→ **Activity**: Print exactly, and only, the lines running from the line containing "The fraction 109/15" through the end of the records below.

→ **Material to process**:
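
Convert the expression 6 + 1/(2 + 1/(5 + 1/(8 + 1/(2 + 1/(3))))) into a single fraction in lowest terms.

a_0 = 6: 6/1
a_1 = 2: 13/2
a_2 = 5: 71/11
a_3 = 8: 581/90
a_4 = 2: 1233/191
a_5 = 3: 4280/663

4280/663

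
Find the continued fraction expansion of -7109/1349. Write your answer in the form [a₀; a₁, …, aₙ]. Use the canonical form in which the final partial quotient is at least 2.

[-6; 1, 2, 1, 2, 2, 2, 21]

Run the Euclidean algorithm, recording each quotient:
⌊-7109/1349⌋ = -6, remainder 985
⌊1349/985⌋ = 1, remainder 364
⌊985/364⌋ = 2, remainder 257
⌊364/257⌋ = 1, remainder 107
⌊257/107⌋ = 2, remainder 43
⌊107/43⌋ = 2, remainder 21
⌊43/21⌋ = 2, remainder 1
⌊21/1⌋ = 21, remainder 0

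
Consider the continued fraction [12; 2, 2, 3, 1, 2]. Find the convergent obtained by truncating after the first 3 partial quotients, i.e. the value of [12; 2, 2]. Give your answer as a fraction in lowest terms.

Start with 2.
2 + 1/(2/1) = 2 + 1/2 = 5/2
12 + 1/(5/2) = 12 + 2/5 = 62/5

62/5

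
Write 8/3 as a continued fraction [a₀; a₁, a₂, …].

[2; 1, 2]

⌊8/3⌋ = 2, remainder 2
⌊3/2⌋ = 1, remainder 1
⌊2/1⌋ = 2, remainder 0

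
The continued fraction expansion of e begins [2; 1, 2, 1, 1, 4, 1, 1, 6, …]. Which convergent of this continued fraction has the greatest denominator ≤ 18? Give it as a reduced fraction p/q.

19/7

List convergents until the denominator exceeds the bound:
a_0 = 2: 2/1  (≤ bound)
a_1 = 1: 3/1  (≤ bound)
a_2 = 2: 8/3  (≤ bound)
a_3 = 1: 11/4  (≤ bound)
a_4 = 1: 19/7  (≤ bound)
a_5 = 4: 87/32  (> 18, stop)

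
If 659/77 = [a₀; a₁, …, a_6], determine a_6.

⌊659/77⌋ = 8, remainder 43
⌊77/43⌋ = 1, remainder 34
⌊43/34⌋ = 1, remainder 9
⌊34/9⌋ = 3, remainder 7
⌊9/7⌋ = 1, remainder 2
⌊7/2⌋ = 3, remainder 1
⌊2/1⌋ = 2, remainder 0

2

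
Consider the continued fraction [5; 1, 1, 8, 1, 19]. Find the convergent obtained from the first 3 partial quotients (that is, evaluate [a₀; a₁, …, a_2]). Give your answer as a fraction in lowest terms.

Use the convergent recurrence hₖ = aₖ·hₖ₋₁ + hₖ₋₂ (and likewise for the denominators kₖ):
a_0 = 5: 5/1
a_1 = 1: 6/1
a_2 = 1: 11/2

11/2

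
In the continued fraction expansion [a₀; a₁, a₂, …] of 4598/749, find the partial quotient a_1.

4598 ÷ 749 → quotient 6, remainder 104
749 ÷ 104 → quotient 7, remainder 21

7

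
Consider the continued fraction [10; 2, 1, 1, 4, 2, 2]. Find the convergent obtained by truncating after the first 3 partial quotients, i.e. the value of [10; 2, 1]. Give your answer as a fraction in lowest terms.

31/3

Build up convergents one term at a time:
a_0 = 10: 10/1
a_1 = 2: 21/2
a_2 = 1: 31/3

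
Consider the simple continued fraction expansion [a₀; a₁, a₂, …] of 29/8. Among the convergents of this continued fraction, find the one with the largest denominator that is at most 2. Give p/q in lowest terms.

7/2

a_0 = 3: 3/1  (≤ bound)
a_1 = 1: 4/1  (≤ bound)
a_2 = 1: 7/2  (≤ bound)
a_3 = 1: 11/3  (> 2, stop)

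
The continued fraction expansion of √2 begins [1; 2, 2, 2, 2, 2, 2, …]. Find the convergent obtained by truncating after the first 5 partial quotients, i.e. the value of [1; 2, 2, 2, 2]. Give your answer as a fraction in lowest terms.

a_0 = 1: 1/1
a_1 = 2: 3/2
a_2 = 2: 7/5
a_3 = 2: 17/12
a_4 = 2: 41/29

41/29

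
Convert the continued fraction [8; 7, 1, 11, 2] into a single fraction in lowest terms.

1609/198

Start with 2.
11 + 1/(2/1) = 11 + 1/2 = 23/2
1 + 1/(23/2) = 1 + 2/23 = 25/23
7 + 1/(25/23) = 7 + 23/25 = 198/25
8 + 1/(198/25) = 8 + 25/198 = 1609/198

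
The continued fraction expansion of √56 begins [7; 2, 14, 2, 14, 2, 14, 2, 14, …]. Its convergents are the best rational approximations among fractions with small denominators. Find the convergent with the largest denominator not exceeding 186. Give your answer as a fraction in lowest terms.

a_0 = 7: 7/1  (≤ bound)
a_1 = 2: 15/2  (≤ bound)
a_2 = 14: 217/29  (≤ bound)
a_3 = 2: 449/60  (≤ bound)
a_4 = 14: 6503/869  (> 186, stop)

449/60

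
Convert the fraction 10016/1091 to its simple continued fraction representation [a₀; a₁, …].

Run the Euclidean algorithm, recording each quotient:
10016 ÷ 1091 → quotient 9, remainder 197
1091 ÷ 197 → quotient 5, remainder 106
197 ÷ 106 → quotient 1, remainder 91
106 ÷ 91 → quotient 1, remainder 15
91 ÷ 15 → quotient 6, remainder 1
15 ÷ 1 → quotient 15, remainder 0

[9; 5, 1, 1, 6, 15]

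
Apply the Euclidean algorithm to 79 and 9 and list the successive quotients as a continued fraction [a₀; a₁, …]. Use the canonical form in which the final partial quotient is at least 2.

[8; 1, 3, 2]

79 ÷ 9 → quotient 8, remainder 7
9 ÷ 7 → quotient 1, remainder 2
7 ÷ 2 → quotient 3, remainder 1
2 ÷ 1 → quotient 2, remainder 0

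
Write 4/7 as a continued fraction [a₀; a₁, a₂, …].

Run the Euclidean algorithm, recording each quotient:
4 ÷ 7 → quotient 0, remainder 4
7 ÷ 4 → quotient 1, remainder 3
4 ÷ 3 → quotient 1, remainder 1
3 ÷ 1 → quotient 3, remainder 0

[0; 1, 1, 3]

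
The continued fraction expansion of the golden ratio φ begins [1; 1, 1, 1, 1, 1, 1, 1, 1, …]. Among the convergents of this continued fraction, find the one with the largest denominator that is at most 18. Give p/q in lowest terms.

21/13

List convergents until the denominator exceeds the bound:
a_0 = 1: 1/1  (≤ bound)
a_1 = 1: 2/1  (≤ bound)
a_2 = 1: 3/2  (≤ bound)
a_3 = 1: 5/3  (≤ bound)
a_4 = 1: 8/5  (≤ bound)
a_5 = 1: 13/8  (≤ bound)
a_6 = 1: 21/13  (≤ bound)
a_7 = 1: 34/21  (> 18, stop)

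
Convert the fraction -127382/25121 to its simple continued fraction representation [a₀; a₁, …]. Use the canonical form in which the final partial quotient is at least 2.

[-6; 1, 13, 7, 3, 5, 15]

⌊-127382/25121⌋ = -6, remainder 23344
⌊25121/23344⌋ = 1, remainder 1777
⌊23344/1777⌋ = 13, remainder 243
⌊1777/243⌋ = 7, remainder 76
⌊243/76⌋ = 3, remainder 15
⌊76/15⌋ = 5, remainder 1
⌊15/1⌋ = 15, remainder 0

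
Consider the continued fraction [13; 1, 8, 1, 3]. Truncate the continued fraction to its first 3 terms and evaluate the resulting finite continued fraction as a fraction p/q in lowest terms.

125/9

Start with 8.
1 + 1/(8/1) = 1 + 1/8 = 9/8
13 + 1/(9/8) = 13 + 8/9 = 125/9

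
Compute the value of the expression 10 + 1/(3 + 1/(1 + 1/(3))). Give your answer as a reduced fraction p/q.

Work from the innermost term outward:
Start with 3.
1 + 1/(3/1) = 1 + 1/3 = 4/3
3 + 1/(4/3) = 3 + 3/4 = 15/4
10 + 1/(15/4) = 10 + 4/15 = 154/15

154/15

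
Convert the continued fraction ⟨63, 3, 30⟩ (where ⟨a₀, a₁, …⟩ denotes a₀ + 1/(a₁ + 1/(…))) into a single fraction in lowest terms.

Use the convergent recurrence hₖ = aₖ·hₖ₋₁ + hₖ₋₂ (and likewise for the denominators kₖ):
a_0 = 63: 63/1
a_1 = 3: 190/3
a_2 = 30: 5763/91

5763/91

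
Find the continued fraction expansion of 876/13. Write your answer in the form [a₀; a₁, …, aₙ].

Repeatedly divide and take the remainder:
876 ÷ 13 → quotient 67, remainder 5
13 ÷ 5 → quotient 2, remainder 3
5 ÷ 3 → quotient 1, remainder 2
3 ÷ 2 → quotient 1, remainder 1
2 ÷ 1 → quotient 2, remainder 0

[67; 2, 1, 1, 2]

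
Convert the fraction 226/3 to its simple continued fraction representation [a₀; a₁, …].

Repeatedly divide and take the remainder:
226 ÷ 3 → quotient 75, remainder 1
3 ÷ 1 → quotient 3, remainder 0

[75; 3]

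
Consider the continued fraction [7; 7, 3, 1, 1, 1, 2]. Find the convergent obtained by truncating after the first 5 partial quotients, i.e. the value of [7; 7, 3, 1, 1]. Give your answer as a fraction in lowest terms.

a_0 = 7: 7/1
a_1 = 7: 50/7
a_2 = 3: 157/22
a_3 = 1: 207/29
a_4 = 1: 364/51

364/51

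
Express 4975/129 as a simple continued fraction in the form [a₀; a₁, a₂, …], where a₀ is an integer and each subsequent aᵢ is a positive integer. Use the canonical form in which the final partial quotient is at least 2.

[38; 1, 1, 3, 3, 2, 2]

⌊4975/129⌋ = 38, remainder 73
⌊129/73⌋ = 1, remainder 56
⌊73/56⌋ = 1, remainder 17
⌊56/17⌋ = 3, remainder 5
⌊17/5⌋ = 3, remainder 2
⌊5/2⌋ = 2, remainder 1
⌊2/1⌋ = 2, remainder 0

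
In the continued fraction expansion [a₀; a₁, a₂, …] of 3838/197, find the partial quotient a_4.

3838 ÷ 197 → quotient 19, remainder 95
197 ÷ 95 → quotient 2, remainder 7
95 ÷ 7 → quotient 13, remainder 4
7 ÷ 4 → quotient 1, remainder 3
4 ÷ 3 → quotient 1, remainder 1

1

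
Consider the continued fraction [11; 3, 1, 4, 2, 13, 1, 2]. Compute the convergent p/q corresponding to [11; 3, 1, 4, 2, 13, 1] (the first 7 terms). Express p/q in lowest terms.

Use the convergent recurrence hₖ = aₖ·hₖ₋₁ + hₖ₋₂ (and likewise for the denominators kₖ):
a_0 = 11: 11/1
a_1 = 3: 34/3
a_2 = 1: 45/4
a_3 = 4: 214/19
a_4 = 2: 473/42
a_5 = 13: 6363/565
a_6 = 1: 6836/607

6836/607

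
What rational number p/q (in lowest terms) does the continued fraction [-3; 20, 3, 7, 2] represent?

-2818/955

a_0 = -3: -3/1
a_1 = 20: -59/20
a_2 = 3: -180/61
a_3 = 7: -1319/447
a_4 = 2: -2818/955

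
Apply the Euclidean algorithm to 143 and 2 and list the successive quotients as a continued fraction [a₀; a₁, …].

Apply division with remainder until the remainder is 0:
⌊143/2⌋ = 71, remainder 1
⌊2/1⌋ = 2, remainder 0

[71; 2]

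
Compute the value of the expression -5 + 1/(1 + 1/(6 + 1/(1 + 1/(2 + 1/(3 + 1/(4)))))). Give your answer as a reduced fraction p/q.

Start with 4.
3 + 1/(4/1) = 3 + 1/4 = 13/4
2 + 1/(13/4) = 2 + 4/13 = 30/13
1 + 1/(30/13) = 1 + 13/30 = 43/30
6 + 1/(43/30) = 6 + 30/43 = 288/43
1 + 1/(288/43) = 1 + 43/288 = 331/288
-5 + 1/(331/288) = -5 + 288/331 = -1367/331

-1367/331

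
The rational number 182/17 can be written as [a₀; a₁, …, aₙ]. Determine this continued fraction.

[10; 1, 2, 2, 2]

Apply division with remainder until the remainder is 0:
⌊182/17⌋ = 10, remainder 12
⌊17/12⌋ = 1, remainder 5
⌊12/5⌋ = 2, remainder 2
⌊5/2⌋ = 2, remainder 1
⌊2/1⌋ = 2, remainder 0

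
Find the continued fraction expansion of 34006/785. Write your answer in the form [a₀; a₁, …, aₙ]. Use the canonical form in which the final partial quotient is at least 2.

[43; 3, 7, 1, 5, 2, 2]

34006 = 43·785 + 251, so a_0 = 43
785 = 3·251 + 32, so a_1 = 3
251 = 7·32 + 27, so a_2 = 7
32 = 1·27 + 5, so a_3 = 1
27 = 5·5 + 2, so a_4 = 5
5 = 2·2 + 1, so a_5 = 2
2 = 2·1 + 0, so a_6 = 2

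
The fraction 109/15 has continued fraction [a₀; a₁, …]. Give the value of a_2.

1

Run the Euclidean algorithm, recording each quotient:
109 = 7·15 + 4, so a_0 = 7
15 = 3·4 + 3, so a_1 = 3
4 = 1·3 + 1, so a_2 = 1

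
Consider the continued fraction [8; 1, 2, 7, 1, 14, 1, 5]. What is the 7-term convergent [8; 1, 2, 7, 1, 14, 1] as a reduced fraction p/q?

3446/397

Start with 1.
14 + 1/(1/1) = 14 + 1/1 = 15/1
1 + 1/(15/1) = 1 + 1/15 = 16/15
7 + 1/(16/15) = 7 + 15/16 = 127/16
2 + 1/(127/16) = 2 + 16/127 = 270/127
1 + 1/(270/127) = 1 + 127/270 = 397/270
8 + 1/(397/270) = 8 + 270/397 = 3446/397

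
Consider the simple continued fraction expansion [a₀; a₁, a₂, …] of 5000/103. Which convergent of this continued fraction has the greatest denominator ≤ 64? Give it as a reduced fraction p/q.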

→ **Answer to the exercise**:
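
The fraction 109/15 has continued fraction [a₀; a₁, …]. Give the value of a_2.

1

Run the Euclidean algorithm, recording each quotient:
109 = 7·15 + 4, so a_0 = 7
15 = 3·4 + 3, so a_1 = 3
4 = 1·3 + 1, so a_2 = 1

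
Consider the continued fraction [8; 1, 2, 7, 1, 14, 1, 5]. What is the 7-term convergent [8; 1, 2, 7, 1, 14, 1] as a reduced fraction p/q?

3446/397

Start with 1.
14 + 1/(1/1) = 14 + 1/1 = 15/1
1 + 1/(15/1) = 1 + 1/15 = 16/15
7 + 1/(16/15) = 7 + 15/16 = 127/16
2 + 1/(127/16) = 2 + 16/127 = 270/127
1 + 1/(270/127) = 1 + 127/270 = 397/270
8 + 1/(397/270) = 8 + 270/397 = 3446/397

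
Consider the simple continued fraction expansion [a₀; a₁, a₂, …] of 5000/103. Which convergent of this continued fraction has the greatest denominator ≤ 64? Give it as a reduced fraction p/q.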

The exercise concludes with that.